**THE DATA**.
-------------------------
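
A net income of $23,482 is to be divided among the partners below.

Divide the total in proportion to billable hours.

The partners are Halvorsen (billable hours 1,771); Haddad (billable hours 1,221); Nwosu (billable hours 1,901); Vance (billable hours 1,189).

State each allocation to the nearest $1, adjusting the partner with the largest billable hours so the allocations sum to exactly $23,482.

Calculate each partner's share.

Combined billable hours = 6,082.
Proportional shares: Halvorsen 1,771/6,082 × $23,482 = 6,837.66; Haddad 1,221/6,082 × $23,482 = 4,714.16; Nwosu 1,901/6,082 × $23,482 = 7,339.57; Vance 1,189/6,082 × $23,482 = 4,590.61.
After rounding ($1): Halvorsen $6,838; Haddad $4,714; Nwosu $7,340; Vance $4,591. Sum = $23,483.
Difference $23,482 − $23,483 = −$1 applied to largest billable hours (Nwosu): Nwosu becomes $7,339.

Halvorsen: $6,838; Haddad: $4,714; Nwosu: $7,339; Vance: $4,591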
-------------------------
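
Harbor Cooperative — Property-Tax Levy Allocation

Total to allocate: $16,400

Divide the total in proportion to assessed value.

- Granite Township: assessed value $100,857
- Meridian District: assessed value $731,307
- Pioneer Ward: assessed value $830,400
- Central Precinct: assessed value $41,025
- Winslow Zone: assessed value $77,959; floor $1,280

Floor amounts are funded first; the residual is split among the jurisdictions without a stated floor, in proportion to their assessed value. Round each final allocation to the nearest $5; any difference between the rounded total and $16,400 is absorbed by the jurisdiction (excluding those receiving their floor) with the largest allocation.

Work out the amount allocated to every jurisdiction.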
-------------------------
**DIRECTIONS**. Each line holding "partners" should be copied from the material above.

**TASK RESPONSE**.
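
A net income of $23,482 is to be divided among the partners below.
The partners are Halvorsen (billable hours 1,771); Haddad (billable hours 1,221); Nwosu (billable hours 1,901); Vance (billable hours 1,189).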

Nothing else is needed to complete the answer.